EXERCISE
Would you copy every line of the listing below that includes the word "data"?
*** Begin section ***
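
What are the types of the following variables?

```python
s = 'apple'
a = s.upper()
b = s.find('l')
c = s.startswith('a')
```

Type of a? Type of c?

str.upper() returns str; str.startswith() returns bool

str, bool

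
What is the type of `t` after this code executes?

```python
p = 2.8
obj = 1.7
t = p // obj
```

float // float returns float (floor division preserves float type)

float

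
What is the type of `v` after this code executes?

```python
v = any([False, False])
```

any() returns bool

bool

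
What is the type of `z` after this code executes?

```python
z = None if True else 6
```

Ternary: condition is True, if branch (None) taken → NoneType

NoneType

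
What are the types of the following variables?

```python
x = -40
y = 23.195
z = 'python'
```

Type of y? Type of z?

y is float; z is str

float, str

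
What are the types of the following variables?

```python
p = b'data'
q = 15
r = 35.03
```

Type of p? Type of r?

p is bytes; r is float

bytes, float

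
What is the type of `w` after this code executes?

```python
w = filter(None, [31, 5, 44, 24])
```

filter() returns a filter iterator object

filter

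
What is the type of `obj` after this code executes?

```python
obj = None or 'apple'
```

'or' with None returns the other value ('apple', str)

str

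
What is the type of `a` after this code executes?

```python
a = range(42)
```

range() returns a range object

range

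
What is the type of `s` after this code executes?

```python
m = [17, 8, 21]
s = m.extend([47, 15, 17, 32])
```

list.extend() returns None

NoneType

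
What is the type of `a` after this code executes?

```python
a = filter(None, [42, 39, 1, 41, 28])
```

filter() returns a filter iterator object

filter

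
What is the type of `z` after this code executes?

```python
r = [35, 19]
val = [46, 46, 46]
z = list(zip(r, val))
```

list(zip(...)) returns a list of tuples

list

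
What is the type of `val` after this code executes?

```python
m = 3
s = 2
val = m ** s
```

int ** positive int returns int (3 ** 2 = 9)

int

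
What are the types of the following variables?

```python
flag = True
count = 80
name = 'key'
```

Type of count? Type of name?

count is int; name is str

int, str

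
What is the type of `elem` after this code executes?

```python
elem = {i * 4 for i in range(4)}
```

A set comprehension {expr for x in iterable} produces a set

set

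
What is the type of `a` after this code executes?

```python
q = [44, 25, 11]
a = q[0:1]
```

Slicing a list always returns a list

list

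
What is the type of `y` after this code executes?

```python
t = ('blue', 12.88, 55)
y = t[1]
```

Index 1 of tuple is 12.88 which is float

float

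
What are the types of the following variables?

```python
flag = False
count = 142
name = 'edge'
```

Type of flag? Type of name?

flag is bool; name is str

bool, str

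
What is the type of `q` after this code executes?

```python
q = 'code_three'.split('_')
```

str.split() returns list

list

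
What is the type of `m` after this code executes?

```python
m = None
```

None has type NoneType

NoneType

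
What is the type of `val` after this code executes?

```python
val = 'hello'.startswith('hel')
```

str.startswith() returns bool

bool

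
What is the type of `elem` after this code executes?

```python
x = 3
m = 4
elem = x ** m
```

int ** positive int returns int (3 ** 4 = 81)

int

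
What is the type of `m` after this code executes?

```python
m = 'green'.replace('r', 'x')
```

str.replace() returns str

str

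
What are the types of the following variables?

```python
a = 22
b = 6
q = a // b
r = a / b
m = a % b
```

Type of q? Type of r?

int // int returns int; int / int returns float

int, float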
*** End section ***
*** Begin section ***
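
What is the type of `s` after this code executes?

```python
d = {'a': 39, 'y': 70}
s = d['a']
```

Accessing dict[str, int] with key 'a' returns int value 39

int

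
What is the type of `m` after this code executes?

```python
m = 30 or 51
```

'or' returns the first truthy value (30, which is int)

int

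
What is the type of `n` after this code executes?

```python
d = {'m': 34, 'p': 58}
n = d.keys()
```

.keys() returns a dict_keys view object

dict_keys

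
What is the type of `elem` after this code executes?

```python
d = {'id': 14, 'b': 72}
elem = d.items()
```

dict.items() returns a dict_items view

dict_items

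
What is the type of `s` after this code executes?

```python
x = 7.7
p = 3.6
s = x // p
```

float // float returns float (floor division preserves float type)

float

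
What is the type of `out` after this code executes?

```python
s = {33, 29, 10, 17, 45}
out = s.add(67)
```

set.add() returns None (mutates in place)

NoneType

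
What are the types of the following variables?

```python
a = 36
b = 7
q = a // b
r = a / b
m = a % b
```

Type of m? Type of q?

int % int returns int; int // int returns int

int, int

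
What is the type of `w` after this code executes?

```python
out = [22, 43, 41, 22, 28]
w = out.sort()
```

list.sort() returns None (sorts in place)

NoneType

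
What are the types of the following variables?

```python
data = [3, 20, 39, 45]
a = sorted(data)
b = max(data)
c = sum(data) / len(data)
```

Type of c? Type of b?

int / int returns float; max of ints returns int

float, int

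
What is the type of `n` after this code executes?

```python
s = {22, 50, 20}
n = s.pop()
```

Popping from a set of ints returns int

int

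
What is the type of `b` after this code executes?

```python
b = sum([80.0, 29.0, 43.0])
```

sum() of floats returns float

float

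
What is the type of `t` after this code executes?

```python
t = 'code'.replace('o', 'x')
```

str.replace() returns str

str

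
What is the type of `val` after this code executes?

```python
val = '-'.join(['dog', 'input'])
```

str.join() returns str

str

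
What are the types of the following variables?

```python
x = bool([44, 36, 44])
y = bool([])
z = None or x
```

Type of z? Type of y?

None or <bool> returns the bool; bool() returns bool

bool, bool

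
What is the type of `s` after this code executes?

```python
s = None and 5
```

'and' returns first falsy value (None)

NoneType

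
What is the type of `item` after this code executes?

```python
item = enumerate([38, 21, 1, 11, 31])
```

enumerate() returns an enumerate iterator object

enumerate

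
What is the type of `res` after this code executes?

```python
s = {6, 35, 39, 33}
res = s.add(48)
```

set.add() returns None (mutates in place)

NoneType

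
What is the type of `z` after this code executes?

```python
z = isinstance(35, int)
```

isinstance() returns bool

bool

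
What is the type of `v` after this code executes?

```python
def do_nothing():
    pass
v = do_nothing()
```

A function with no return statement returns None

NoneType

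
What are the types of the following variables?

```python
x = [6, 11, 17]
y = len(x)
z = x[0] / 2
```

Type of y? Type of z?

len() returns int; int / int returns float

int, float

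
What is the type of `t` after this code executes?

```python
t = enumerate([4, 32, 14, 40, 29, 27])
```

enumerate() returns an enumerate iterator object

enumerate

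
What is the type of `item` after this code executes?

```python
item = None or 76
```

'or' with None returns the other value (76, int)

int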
*** End section ***
TASK RESULT
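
p = b'data'
data = [3, 20, 39, 45]
a = sorted(data)
b = max(data)
c = sum(data) / len(data)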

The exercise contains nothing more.